* _Problem description_
Retype the entries below exactly, but begin at the line containing "Consider a Hohmann" and end at the last line.

* _The data_

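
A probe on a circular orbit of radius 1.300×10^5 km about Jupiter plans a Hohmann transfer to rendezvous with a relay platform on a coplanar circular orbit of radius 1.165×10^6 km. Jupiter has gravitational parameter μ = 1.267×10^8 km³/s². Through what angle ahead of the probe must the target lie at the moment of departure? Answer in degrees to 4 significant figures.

φ = 105.4°

Transfer-ellipse semi-major axis a_t = (r₁ + r₂)/2 = (1.300×10^5 + 1.165×10^6)/2 = 6.475×10^5 km.
Transfer time t = π√(a_t³/μ) = 1.4542×10^5 s.
Target angular speed ω₂ = √(μ/r₂³) = 8.9516×10^-6 rad/s.
Angle swept by the target during transfer: ω₂·t = 1.3017 rad = 74.58°.
The probe traverses 180° on the transfer ellipse, so the target must lead by 180° − 74.58° = 105.4°.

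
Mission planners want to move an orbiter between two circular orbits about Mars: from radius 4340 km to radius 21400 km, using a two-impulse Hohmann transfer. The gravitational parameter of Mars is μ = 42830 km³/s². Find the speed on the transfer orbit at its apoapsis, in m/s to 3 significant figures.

v = 822 m/s

Transfer-ellipse semi-major axis a_t = (r₁ + r₂)/2 = (4340 + 21400)/2 = 12870 km.
The apoapsis of the transfer ellipse is at r = 21400 km.
Applying v² = μ(2/r − 1/a_t): v = 0.8215 km/s.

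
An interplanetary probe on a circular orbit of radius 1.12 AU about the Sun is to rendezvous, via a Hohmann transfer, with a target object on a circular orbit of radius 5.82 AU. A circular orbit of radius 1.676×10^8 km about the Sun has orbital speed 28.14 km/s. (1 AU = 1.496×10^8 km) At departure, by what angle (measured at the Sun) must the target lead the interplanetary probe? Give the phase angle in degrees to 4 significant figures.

From the circular-orbit relation v² = μ/r at r = 1.676×10^8 km: μ = v²r = (28.14)² × 1.676×10^8 = 1.32716×10^11 km³/s².
In km: r₁ = 1.12 × 1.496×10^8 = 1.67552×10^8 km; r₂ = 5.82 × 1.496×10^8 = 8.70672×10^8 km.
The Hohmann ellipse has a_t = (r₁ + r₂)/2 = 5.19112×10^8 km.
The half-period of the transfer ellipse is t = π√(a_t³/μ) = 1.01995×10^8 s.
The target's mean motion on its circular orbit is ω₂ = √(μ/r₂³) = 1.41801×10^-8 rad/s.
Angle swept by the target during transfer: ω₂·t = 1.4463 rad = 82.87°.
Arrival is 180° from departure on the ellipse, so φ = 180° − 82.87° = 97.13°.

φ = 97.13°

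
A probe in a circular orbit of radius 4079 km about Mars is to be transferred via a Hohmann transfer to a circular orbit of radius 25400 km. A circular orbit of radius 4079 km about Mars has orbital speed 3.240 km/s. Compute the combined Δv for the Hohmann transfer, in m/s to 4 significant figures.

From the circular-orbit relation v² = μ/r at r = 4079 km: μ = v²r = (3.240)² × 4079 = 42819.7 km³/s².
The Hohmann ellipse has a_t = (r₁ + r₂)/2 = 14739.5 km.
Circular speed at r₁: v₁ = √(μ/r₁) = √(42819.7/4079) = 3.2400 km/s.
On the transfer ellipse at r₁, vis-viva equation gives v_p = √[μ(2/r₁ − 1/a_t)] = 4.2532 km/s.
First burn Δv₁ = |v_p − v₁| = 1.0132 km/s.
At r₂, v₂ = √(μ/r₂) = 1.29839 km/s.
Transfer-orbit speed at r₂: v_a = √[μ(2/r₂ − 1/a_t)] = 0.683031 km/s.
Second burn Δv₂ = |v₂ − v_a| = 0.61536 km/s.
Total Δv = Δv₁ + Δv₂ = 1.629 km/s.

Δv = 1629 m/s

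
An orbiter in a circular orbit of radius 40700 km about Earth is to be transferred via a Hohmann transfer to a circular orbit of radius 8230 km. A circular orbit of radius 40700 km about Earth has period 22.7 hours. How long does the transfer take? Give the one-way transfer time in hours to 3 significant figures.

t = 5.29 hours

From Kepler's third law T² = 4π²r³/μ at r = 40700 km, T = 22.7 hours = 22.7 × 3600 s = 81720 s: μ = 4π²r³/T² = 3.98553×10^5 km³/s².
Transfer-ellipse semi-major axis a_t = (r₁ + r₂)/2 = (40700 + 8230)/2 = 24465 km.
By Kepler's third law the transfer-orbit period is T = 2π√(a_t³/μ), so t = T/2 = 19040 s.
Converting: 19040 s ÷ 3600 s/hour = 5.29 hours.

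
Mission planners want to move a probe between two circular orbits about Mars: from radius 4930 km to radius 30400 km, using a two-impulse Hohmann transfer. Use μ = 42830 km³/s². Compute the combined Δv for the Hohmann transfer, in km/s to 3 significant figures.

Semi-major axis of the transfer orbit: a_t = (4930 + 30400)/2 = 17665 km.
At r₁ the circular-orbit speed is v₁ = √(μ/r₁) = 2.9475 km/s.
Transfer-orbit speed at r₁ (v² = μ(2/r − 1/a)): v_p = √[μ(2/r₁ − 1/a_t)] = 3.8666 km/s.
First burn Δv₁ = |v_p − v₁| = 0.9191 km/s.
Circular speed at r₂: v₂ = √(μ/r₂) = 1.187 km/s.
Transfer-orbit speed at r₂: v_a = √[μ(2/r₂ − 1/a_t)] = 0.6271 km/s.
Second burn Δv₂ = |v₂ − v_a| = 0.5599 km/s.
Δv = Δv₁ + Δv₂ = 0.9191 + 0.5599 = 1.479 km/s.

Δv = 1.48 km/s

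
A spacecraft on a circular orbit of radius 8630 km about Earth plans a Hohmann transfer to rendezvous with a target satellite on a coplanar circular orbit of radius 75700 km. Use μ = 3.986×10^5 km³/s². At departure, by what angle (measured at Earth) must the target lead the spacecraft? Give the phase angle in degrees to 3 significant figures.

The Hohmann ellipse has a_t = (r₁ + r₂)/2 = 42165 km.
Transfer time t = π√(a_t³/μ) = 43080 s.
Target angular speed ω₂ = √(μ/r₂³) = 3.031×10^-5 rad/s.
Angle swept by the target during transfer: ω₂·t = 1.306 rad = 74.83°.
The spacecraft traverses 180° on the transfer ellipse, so the target must lead by 180° − 74.83° = 105°.

φ = 105°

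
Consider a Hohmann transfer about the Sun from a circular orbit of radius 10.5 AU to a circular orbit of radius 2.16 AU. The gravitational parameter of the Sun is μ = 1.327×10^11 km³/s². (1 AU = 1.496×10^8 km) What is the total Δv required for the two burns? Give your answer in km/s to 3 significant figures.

In km: r₁ = 10.5 × 1.496×10^8 = 1.5708×10^9 km; r₂ = 2.16 × 1.496×10^8 = 3.23136×10^8 km.
Transfer-ellipse semi-major axis a_t = (r₁ + r₂)/2 = (1.5708×10^9 + 3.23136×10^8)/2 = 9.46968×10^8 km.
Circular speed at r₁: v₁ = √(μ/r₁) = √(1.327×10^11/1.5708×10^9) = 9.191 km/s.
Transfer-orbit speed at r₁ (vis-viva equation): v_a = √[μ(2/r₁ − 1/a_t)] = 5.369 km/s.
First burn Δv₁ = |v_a − v₁| = 3.822 km/s.
At r₂, v₂ = √(μ/r₂) = 20.265 km/s.
Transfer-orbit speed at r₂: v_p = √[μ(2/r₂ − 1/a_t)] = 26.100 km/s.
Second burn Δv₂ = |v₂ − v_p| = 5.835 km/s.
Total Δv = Δv₁ + Δv₂ = 9.657 km/s.

Δv = 9.66 km/s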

* _Finished task_
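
Consider a Hohmann transfer about the Sun from a circular orbit of radius 10.5 AU to a circular orbit of radius 2.16 AU. The gravitational parameter of the Sun is μ = 1.327×10^11 km³/s². (1 AU = 1.496×10^8 km) What is the total Δv required for the two burns? Give your answer in km/s to 3 significant figures.

In km: r₁ = 10.5 × 1.496×10^8 = 1.5708×10^9 km; r₂ = 2.16 × 1.496×10^8 = 3.23136×10^8 km.
Transfer-ellipse semi-major axis a_t = (r₁ + r₂)/2 = (1.5708×10^9 + 3.23136×10^8)/2 = 9.46968×10^8 km.
Circular speed at r₁: v₁ = √(μ/r₁) = √(1.327×10^11/1.5708×10^9) = 9.191 km/s.
Transfer-orbit speed at r₁ (vis-viva equation): v_a = √[μ(2/r₁ − 1/a_t)] = 5.369 km/s.
First burn Δv₁ = |v_a − v₁| = 3.822 km/s.
At r₂, v₂ = √(μ/r₂) = 20.265 km/s.
Transfer-orbit speed at r₂: v_p = √[μ(2/r₂ − 1/a_t)] = 26.100 km/s.
Second burn Δv₂ = |v₂ − v_p| = 5.835 km/s.
Total Δv = Δv₁ + Δv₂ = 9.657 km/s.

Δv = 9.66 km/s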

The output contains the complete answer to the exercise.